(Collected data entries)
----------------

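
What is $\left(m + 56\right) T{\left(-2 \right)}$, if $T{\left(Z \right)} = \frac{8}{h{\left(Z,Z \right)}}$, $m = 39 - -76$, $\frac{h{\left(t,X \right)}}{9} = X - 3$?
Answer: $- \frac{152}{5} \approx -30.4$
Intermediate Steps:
$h{\left(t,X \right)} = -27 + 9 X$ ($h{\left(t,X \right)} = 9 \left(X - 3\right) = 9 \left(-3 + X\right) = -27 + 9 X$)
$m = 115$ ($m = 39 + 76 = 115$)
$T{\left(Z \right)} = \frac{8}{-27 + 9 Z}$
$\left(m + 56\right) T{\left(-2 \right)} = \left(115 + 56\right) \frac{8}{9 \left(-3 - 2\right)} = 171 \frac{8}{9 \left(-5\right)} = 171 \cdot \frac{8}{9} \left(- \frac{1}{5}\right) = 171 \left(- \frac{8}{45}\right) = - \frac{152}{5}$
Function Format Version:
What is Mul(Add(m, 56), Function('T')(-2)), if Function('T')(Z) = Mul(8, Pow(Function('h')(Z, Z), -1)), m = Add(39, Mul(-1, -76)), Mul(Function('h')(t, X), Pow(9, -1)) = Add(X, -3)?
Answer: Rational(-152, 5) ≈ -30.400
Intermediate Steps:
Function('h')(t, X) = Add(-27, Mul(9, X)) (Function('h')(t, X) = Mul(9, Add(X, -3)) = Mul(9, Add(-3, X)) = Add(-27, Mul(9, X)))
m = 115 (m = Add(39, 76) = 115)
Function('T')(Z) = Mul(8, Pow(Add(-27, Mul(9, Z)), -1))
Mul(Add(m, 56), Function('T')(-2)) = Mul(Add(115, 56), Mul(Rational(8, 9), Pow(Add(-3, -2), -1))) = Mul(171, Mul(Rational(8, 9), Pow(-5, -1))) = Mul(171, Mul(Rational(8, 9), Rational(-1, 5))) = Mul(171, Rational(-8, 45)) = Rational(-152, 5)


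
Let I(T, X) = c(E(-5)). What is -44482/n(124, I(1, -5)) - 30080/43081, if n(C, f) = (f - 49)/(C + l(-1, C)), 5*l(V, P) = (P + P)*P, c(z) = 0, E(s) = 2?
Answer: 60119067336024/10554845 ≈ 5.6959e+6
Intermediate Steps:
l(V, P) = 2*P²/5 (l(V, P) = ((P + P)*P)/5 = ((2*P)*P)/5 = (2*P²)/5 = 2*P²/5)
I(T, X) = 0
n(C, f) = (-49 + f)/(C + 2*C²/5) (n(C, f) = (f - 49)/(C + 2*C²/5) = (-49 + f)/(C + 2*C²/5))
-44482/n(124, I(1, -5)) - 30080/43081 = -44482*124*(5 + 2*124)/(5*(-49 + 0)) - 30080/43081 = -44482/(5*(1/124)*(-49)/(5 + 248)) - 30080*1/43081 = -44482/(5*(1/124)*(-49)/253) - 30080/43081 = -44482/(5*(1/124)*(1/253)*(-49)) - 30080/43081 = -44482/(-245/31372) - 30080/43081 = -44482*(-31372/245) - 30080/43081 = 1395489304/245 - 30080/43081 = 60119067336024/10554845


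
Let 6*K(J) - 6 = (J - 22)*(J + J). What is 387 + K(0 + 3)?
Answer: 369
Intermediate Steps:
K(J) = 1 + J*(-22 + J)/3 (K(J) = 1 + ((J - 22)*(J + J))/6 = 1 + ((-22 + J)*(2*J))/6 = 1 + (2*J*(-22 + J))/6 = 1 + J*(-22 + J)/3)
387 + K(0 + 3) = 387 + (1 - 22*(0 + 3)/3 + (0 + 3)**2/3) = 387 + (1 - 22/3*3 + (1/3)*3**2) = 387 + (1 - 22 + (1/3)*9) = 387 + (1 - 22 + 3) = 387 - 18 = 369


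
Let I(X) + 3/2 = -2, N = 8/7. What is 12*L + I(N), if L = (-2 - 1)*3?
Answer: -223/2 ≈ -111.50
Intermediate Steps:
L = -9 (L = -3*3 = -9)
N = 8/7 (N = 8*(⅐) = 8/7 ≈ 1.1429)
I(X) = -7/2 (I(X) = -3/2 - 2 = -7/2)
12*L + I(N) = 12*(-9) - 7/2 = -108 - 7/2 = -223/2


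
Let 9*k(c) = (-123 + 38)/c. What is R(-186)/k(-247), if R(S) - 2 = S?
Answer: -409032/85 ≈ -4812.1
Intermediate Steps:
R(S) = 2 + S
k(c) = -85/(9*c) (k(c) = ((-123 + 38)/c)/9 = (-85/c)/9 = -85/(9*c))
R(-186)/k(-247) = (2 - 186)/((-85/9/(-247))) = -184/((-85/9*(-1/247))) = -184/85/2223 = -184*2223/85 = -409032/85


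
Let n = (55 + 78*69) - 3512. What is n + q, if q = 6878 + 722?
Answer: 9525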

----------------

If a line in the entries above holds the word "Answer", count it; then report the total alone.

Worked solution:
7